** Brief **
Take every line in the entries that includes the word "been" and copy it.

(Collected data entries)

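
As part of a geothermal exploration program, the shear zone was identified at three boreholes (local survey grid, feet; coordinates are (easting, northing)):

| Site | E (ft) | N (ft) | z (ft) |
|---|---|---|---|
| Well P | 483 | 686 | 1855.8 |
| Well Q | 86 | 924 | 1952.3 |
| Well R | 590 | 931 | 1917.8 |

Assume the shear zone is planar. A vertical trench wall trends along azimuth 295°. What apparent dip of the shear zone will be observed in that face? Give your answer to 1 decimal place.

10.5°

Let the plane be z = a·E + b·N + c.
Well Q−Well P: −397a + 238b = 96.5;  Well R−Well P: 107a + 245b = 62.
Solving gives a = −0.07241, b = 0.28468.
Unit vector along 295° is (sin 295°, cos 295°) = (-0.9063, 0.4226).
Slope in that direction = a·(-0.9063) + b·(0.4226) = 0.18593.
Apparent dip = arctan|0.18593| = 10.5° (true dip is 16.4°, so apparent ≤ true as expected).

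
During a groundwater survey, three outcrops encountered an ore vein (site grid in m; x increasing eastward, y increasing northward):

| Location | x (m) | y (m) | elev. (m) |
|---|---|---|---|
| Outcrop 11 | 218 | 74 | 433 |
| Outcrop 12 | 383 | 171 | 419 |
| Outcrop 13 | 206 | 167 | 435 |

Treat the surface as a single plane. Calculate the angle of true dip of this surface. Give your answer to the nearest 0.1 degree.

Two edge vectors: Outcrop 11→Outcrop 12 = (165, 97, -14), Outcrop 11→Outcrop 13 = (-12, 93, 2).
Normal n = (Outcrop 11→Outcrop 12) × (Outcrop 11→Outcrop 13) = (1496, -162, 16509).
So ∂z/∂x = −n_x/n_z = −0.09062 and ∂z/∂y = −n_y/n_z = 0.00981.
Gradient magnitude |∇z| = √(a² + b²) = √(0.00821 + 0.00010) = 0.09115.
True dip = arctan(0.09115) = 5.2°, dipping toward E (azimuth ≈ 096°).

5.2°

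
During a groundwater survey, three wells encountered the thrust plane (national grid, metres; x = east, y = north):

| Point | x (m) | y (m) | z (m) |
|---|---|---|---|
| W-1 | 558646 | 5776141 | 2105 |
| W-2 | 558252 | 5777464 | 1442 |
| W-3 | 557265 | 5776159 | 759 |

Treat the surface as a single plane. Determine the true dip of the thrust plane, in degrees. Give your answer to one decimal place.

Two edge vectors: W-1→W-2 = (-394, 1323, -663), W-1→W-3 = (-1381, 18, -1346).
Normal n = (W-1→W-2) × (W-1→W-3) = (-1768824, 385279, 1819971).
So ∂z/∂x = −n_x/n_z = 0.97190 and ∂z/∂y = −n_y/n_z = −0.21170.
Gradient magnitude |∇z| = √(a² + b²) = √(0.94458 + 0.04481) = 0.99468.
True dip = arctan(0.99468) = 44.8°, dipping toward WNW (azimuth ≈ 282°).

44.8°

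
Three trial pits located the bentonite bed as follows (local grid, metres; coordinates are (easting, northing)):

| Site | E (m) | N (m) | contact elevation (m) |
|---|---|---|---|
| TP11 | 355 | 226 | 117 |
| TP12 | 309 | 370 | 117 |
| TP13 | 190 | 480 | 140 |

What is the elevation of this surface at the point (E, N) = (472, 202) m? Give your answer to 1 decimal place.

Let the plane be z = a·E + b·N + c.
TP12−TP11: −46a + 144b = 0;  TP13−TP11: −165a + 254b = 23.
Solving gives a = −0.27426, b = −0.08761.
Then c = 117 − a·355 − b·226 = 234.16.
At (472, 202): z = −129.5 − 17.7 + 234.16 = 87.0 m.

87.0 m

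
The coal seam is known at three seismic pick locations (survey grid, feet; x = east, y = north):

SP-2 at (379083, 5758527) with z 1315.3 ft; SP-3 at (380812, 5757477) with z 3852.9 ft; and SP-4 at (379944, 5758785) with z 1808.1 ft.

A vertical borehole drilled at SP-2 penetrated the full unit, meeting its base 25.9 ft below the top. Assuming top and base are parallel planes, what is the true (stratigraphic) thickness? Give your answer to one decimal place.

Two edge vectors: SP-2→SP-3 = (1729, -1050, 2537.6), SP-2→SP-4 = (861, 258, 492.8).
Normal n = (SP-2→SP-3) × (SP-2→SP-4) = (-1172140.8, 1332822.4, 1350132).
So ∂z/∂x = −n_x/n_z = 0.86817 and ∂z/∂y = −n_y/n_z = −0.98718.
|∇z| = √(a²+b²) = 1.31462, so dip δ = arctan(1.31462) = 52.74°.
True thickness = vertical thickness × cos δ = 25.9 × cos 52.74° = 15.7 ft.

15.7 ft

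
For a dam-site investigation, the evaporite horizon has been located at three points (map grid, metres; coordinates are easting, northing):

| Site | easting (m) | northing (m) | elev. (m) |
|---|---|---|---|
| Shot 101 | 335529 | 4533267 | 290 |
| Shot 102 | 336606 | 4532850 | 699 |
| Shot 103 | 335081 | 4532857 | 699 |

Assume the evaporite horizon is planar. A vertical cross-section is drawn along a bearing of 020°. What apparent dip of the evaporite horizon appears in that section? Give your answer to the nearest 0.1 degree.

Two edge vectors: Shot 101→Shot 102 = (1077, -417, 409), Shot 101→Shot 103 = (-448, -410, 409).
Normal n = (Shot 101→Shot 102) × (Shot 101→Shot 103) = (-2863, -623725, -628386).
So ∂z/∂easting = −n_x/n_z = −0.00456 and ∂z/∂northing = −n_y/n_z = −0.99258.
Unit vector along 020° is (sin 20°, cos 20°) = (0.3420, 0.9397).
Slope in that direction = a·(0.3420) + b·(0.9397) = −0.93428.
Apparent dip = arctan|0.93428| = 43.1° (true dip is 44.8°, so apparent ≤ true as expected).

43.1°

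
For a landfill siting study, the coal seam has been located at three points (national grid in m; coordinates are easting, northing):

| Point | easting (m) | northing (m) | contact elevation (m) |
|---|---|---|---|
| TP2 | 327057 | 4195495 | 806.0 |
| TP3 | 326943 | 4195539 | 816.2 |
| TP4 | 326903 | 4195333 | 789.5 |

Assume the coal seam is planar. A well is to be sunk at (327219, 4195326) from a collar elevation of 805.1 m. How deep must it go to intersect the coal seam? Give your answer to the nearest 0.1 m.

Two edge vectors: TP2→TP3 = (-114, 44, 10.2), TP2→TP4 = (-154, -162, -16.5).
Normal n = (TP2→TP3) × (TP2→TP4) = (926.4, -3451.8, 25244).
So ∂z/∂easting = −n_x/n_z = −0.036697829 and ∂z/∂northing = −n_y/n_z = 0.136737443.
Intercept c from TP2: 806 + 12002.28 − 573681.26 = −560872.97.
At (327219, 4195326): z_contact = −12008.23 + 573658.15 − 560872.97 = 776.95 m.
Depth below ground = 805.1 − 776.95 = 28.2 m.

28.2 m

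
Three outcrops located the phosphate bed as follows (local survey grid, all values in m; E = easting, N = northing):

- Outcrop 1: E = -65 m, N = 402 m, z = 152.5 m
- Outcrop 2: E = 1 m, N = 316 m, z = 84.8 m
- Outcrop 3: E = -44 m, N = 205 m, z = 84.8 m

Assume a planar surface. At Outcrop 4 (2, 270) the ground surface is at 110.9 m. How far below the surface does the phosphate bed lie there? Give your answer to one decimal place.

39.3 m

Let the plane be z = a·E + b·N + c.
Outcrop 2−Outcrop 1: 66a − 86b = −67.7;  Outcrop 3−Outcrop 1: 21a − 197b = −67.7.
Solving gives a = −0.67120, b = 0.27211.
Then c = 152.5 − a·-65 − b·402 = −0.51.
At (2, 270): z_contact = −1.34 + 73.47 − 0.51 = 71.61 m.
Depth below ground = 110.9 − 71.61 = 39.3 m.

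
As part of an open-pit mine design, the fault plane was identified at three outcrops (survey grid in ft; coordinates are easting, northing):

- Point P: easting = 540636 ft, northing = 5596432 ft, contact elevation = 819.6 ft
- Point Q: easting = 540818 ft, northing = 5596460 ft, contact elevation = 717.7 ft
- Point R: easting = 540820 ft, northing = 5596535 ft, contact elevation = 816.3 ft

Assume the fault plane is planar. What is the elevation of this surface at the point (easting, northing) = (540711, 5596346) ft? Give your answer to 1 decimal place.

647.4 ft

Two edge vectors: Point P→Point Q = (182, 28, -101.9), Point P→Point R = (184, 103, -3.3).
Normal n = (Point P→Point Q) × (Point P→Point R) = (10403.3, -18149, 13594).
So ∂z/∂easting = −n_x/n_z = −0.765286156 and ∂z/∂northing = −n_y/n_z = 1.335074297.
Intercept c from Point P: 819.6 + 413741.25 − 7471652.52 = −7057091.67.
At (540711, 5596346): z = −413798.6 + 7471537.7 − 7057091.67 = 647.4 ft.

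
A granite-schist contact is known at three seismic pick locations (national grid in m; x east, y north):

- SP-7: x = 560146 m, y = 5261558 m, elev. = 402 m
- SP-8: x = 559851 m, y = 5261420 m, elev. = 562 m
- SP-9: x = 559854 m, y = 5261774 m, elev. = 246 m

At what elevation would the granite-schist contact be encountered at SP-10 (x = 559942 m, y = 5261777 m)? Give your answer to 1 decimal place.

232.3 m

Let the plane be z = a·x + b·y + c.
SP-8−SP-7: −295a − 138b = 160;  SP-9−SP-7: −292a + 216b = −156.
Solving gives a = −0.125288417, b = −0.891593601.
Then c = 402 − a·560146 − b·5261558 = 4761753.25.
At (559942, 5261777): z = −70154.2 − 4691366.7 + 4761753.25 = 232.3 m.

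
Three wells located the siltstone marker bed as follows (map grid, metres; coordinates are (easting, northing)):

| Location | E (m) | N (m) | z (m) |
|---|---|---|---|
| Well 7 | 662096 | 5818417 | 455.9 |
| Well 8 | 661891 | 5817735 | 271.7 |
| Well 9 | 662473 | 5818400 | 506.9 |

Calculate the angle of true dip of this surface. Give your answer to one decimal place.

15.1°

Let the plane be z = a·E + b·N + c.
Well 8−Well 7: −205a − 682b = −184.2;  Well 9−Well 7: 377a − 17b = 51.
Solving gives a = 0.14549, b = 0.22636.
Gradient magnitude |∇z| = √(a² + b²) = √(0.02117 + 0.05124) = 0.26908.
True dip = arctan(0.26908) = 15.1°, dipping toward SSW (azimuth ≈ 213°).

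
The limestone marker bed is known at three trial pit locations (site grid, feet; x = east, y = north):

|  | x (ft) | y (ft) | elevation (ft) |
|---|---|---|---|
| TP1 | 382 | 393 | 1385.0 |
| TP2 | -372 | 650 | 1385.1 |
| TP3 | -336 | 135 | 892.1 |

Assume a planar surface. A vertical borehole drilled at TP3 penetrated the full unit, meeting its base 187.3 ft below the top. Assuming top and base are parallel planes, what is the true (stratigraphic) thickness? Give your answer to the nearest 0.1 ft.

130.1 ft

Let the plane be z = a·x + b·y + c.
TP2−TP1: −754a + 257b = 0.1;  TP3−TP1: −718a − 258b = −492.9.
Solving gives a = 0.33412, b = 0.98064.
|∇z| = √(a²+b²) = 1.03599, so dip δ = arctan(1.03599) = 46.01°.
True thickness = vertical thickness × cos δ = 187.3 × cos 46.01° = 130.1 ft.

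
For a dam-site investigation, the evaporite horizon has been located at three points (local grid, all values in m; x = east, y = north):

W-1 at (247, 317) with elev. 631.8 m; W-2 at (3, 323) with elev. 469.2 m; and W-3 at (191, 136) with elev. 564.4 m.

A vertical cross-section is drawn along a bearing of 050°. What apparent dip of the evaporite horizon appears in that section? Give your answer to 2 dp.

31.78°

Two edge vectors: W-1→W-2 = (-244, 6, -162.6), W-1→W-3 = (-56, -181, -67.4).
Normal n = (W-1→W-2) × (W-1→W-3) = (-29835, -7340, 44500).
So ∂z/∂x = −n_x/n_z = 0.67045 and ∂z/∂y = −n_y/n_z = 0.16494.
Unit vector along 050° is (sin 50°, cos 50°) = (0.7660, 0.6428).
Slope in that direction = a·(0.7660) + b·(0.6428) = 0.61962.
Apparent dip = arctan|0.61962| = 31.78° (true dip is 34.6°, so apparent ≤ true as expected).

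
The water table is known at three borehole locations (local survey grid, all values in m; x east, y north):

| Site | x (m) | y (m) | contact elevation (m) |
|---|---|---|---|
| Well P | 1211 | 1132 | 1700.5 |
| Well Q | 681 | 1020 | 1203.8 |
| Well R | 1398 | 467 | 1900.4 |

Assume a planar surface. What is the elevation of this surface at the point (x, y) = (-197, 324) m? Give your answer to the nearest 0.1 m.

398.8 m

Let the plane be z = a·x + b·y + c.
Well Q−Well P: −530a − 112b = −496.7;  Well R−Well P: 187a − 665b = 199.9.
Solving gives a = 0.944563, b = −0.034987.
Then c = 1700.5 − a·1211 − b·1132 = 596.24.
At (-197, 324): z = −186.1 − 11.3 + 596.24 = 398.8 m.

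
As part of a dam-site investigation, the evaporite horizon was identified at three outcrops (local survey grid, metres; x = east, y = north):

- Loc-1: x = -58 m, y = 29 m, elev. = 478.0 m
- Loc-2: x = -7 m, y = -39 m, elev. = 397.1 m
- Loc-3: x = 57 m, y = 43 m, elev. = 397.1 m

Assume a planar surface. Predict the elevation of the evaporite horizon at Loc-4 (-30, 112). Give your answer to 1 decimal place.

506.6 m

Let the plane be z = a·x + b·y + c.
Loc-2−Loc-1: 51a − 68b = −80.9;  Loc-3−Loc-1: 115a + 14b = −80.9.
Solving gives a = −0.77734, b = 0.60670.
Then c = 478 − a·-58 − b·29 = 415.32.
At (-30, 112): z = 23.3 + 68.0 + 415.32 = 506.6 m.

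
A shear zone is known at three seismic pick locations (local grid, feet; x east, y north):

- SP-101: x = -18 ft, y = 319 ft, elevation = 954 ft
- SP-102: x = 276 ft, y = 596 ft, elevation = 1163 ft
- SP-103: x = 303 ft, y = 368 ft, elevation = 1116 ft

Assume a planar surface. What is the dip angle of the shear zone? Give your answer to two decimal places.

Two edge vectors: SP-101→SP-102 = (294, 277, 209), SP-101→SP-103 = (321, 49, 162).
Normal n = (SP-101→SP-102) × (SP-101→SP-103) = (34633, 19461, -74511).
So ∂z/∂x = −n_x/n_z = 0.46480 and ∂z/∂y = −n_y/n_z = 0.26118.
Gradient magnitude |∇z| = √(a² + b²) = √(0.21604 + 0.06822) = 0.53316.
True dip = arctan(0.53316) = 28.06°, dipping toward WSW (azimuth ≈ 241°).

28.06°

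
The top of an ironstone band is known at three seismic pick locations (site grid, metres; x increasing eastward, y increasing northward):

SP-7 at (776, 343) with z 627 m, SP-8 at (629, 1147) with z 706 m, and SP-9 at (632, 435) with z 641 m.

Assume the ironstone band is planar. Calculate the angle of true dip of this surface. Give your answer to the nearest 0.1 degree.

Let the plane be z = a·x + b·y + c.
SP-8−SP-7: −147a + 804b = 79;  SP-9−SP-7: −144a + 92b = 14.
Solving gives a = −0.03900, b = 0.09113.
Gradient magnitude |∇z| = √(a² + b²) = √(0.00152 + 0.00830) = 0.09912.
True dip = arctan(0.09912) = 5.7°, dipping toward SSE (azimuth ≈ 157°).

5.7°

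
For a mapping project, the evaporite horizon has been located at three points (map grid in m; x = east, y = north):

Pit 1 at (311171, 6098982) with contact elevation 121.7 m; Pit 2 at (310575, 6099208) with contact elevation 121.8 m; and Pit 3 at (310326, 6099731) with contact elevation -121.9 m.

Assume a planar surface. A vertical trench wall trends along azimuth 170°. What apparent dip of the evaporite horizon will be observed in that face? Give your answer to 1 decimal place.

Let the plane be z = a·x + b·y + c.
Pit 2−Pit 1: −596a + 226b = 0.1;  Pit 3−Pit 1: −845a + 749b = −243.6.
Solving gives a = −0.21582, b = −0.56872.
Unit vector along 170° is (sin 170°, cos 170°) = (0.1736, -0.9848).
Slope in that direction = a·(0.1736) + b·(-0.9848) = 0.52260.
Apparent dip = arctan|0.52260| = 27.6° (true dip is 31.3°, so apparent ≤ true as expected).

27.6°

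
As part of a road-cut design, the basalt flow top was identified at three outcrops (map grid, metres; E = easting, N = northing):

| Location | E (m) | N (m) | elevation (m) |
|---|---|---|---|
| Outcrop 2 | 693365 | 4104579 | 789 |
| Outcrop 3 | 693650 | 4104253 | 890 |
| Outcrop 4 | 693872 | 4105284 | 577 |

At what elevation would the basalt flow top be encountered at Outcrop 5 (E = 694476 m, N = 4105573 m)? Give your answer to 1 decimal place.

Two edge vectors: Outcrop 2→Outcrop 3 = (285, -326, 101), Outcrop 2→Outcrop 4 = (507, 705, -212).
Normal n = (Outcrop 2→Outcrop 3) × (Outcrop 2→Outcrop 4) = (-2093, 111627, 366207).
So ∂z/∂E = −n_x/n_z = 0.005715347 and ∂z/∂N = −n_y/n_z = −0.304819405.
Intercept c from Outcrop 2: 789 − 3962.82 + 1251155.33 = 1247981.51.
At (694476, 4105573): z = 3969.2 − 1251458.3 + 1247981.51 = 492.4 m.

492.4 m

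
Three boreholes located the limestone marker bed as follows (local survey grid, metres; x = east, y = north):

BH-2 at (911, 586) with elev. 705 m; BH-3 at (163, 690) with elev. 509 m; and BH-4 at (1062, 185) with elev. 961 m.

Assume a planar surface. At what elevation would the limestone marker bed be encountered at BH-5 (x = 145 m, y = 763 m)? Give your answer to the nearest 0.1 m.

Two edge vectors: BH-2→BH-3 = (-748, 104, -196), BH-2→BH-4 = (151, -401, 256).
Normal n = (BH-2→BH-3) × (BH-2→BH-4) = (-51972, 161892, 284244).
So ∂z/∂x = −n_x/n_z = 0.182843 and ∂z/∂y = −n_y/n_z = −0.569553.
Intercept c from BH-2: 705 − 166.57 + 333.76 = 872.19.
At (145, 763): z = 26.5 − 434.6 + 872.19 = 464.1 m.

464.1 m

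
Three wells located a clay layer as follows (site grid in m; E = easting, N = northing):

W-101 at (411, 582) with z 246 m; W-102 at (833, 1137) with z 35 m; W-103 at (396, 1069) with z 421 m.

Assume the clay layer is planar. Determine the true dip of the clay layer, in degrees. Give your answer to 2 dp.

44.75°

Let the plane be z = a·E + b·N + c.
W-102−W-101: 422a + 555b = −211;  W-103−W-101: −15a + 487b = 175.
Solving gives a = −0.93473, b = 0.33055.
Gradient magnitude |∇z| = √(a² + b²) = √(0.87372 + 0.10926) = 0.99146.
True dip = arctan(0.99146) = 44.75°, dipping toward ESE (azimuth ≈ 109°).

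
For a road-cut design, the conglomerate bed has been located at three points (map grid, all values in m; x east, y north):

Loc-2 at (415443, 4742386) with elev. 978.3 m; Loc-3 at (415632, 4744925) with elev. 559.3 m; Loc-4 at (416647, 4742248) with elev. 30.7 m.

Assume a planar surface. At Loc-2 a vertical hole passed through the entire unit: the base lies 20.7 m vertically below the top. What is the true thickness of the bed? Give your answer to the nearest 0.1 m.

16.1 m

Let the plane be z = a·x + b·y + c.
Loc-3−Loc-2: 189a + 2539b = −419;  Loc-4−Loc-2: 1204a − 138b = −947.6.
Solving gives a = −0.79914, b = −0.10554.
|∇z| = √(a²+b²) = 0.80608, so dip δ = arctan(0.80608) = 38.87°.
True thickness = vertical thickness × cos δ = 20.7 × cos 38.87° = 16.1 m.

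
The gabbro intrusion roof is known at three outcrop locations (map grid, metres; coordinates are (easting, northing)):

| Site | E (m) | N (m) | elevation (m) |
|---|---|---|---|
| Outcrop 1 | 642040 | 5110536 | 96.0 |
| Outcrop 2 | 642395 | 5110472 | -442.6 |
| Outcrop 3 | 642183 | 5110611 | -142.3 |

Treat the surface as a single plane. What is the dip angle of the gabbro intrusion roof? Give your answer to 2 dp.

Let the plane be z = a·E + b·N + c.
Outcrop 2−Outcrop 1: 355a − 64b = −538.6;  Outcrop 3−Outcrop 1: 143a + 75b = −238.3.
Solving gives a = −1.55536, b = −0.21178.
Gradient magnitude |∇z| = √(a² + b²) = √(2.41915 + 0.04485) = 1.56971.
True dip = arctan(1.56971) = 57.50°, dipping toward E (azimuth ≈ 082°).

57.50°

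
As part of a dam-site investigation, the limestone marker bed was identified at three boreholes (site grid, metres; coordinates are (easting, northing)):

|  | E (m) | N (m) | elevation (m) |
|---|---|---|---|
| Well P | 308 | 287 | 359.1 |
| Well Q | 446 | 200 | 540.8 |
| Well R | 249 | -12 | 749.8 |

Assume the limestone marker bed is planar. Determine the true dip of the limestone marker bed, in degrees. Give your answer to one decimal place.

Let the plane be z = a·E + b·N + c.
Well Q−Well P: 138a − 87b = 181.7;  Well R−Well P: −59a − 299b = 390.7.
Solving gives a = 0.43835, b = −1.39319.
Gradient magnitude |∇z| = √(a² + b²) = √(0.19215 + 1.94097) = 1.46052.
True dip = arctan(1.46052) = 55.6°, dipping toward NNW (azimuth ≈ 343°).

55.6°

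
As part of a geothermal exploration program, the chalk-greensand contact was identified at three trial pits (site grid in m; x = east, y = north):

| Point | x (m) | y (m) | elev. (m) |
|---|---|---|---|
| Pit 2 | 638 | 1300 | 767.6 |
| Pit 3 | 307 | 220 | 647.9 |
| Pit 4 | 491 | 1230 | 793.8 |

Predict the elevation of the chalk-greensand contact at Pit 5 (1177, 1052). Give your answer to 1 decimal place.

573.8 m

Let the plane be z = a·x + b·y + c.
Pit 3−Pit 2: −331a − 1080b = −119.7;  Pit 4−Pit 2: −147a − 70b = 26.2.
Solving gives a = −0.270485, b = 0.193732.
Then c = 767.6 − a·638 − b·1300 = 688.32.
At (1177, 1052): z = −318.4 + 203.8 + 688.32 = 573.8 m.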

** Solution for this task **
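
For a dam-site investigation, the evaporite horizon has been located at three points (map grid, metres; coordinates are easting, northing):
For a landfill siting study, the coal seam has been located at three points (national grid in m; coordinates are easting, northing):
For a dam-site investigation, the evaporite horizon has been located at three points (local grid, all values in m; x = east, y = north):
For a mapping project, the evaporite horizon has been located at three points (map grid in m; x = east, y = north):
For a road-cut design, the conglomerate bed has been located at three points (map grid, all values in m; x east, y north):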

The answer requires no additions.